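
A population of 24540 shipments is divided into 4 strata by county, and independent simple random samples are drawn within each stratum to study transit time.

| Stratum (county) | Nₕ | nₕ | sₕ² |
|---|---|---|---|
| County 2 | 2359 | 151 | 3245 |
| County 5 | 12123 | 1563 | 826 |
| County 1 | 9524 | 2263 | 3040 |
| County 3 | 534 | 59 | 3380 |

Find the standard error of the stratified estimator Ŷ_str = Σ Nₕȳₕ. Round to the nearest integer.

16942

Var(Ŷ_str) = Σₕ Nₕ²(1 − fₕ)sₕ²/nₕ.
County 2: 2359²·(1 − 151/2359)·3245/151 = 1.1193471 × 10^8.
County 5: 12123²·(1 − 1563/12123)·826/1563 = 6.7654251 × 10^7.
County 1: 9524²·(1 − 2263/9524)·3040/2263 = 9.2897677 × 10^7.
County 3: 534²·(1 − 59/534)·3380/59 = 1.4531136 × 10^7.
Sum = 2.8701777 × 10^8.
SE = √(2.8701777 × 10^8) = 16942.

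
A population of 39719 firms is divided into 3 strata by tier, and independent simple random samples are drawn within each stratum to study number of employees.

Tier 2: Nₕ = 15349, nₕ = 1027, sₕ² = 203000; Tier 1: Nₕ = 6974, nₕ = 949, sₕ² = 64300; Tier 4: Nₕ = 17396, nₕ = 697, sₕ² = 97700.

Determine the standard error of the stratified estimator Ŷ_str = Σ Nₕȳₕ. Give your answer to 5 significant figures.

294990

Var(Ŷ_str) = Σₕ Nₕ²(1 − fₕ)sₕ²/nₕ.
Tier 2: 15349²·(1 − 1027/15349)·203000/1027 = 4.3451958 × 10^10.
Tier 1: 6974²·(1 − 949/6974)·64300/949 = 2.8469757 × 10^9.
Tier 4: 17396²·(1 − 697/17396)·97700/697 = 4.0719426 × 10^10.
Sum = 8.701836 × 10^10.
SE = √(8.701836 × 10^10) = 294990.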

• ASSIGNMENT
Give back, exactly and with nothing added, the lines from the line containing "Determine the standard" through the final line of the records above, both of them included.

• TASK OUTPUT
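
Determine the standard error of the stratified estimator Ŷ_str = Σ Nₕȳₕ. Give your answer to 5 significant figures.

294990

Var(Ŷ_str) = Σₕ Nₕ²(1 − fₕ)sₕ²/nₕ.
Tier 2: 15349²·(1 − 1027/15349)·203000/1027 = 4.3451958 × 10^10.
Tier 1: 6974²·(1 − 949/6974)·64300/949 = 2.8469757 × 10^9.
Tier 4: 17396²·(1 − 697/17396)·97700/697 = 4.0719426 × 10^10.
Sum = 8.701836 × 10^10.
SE = √(8.701836 × 10^10) = 294990.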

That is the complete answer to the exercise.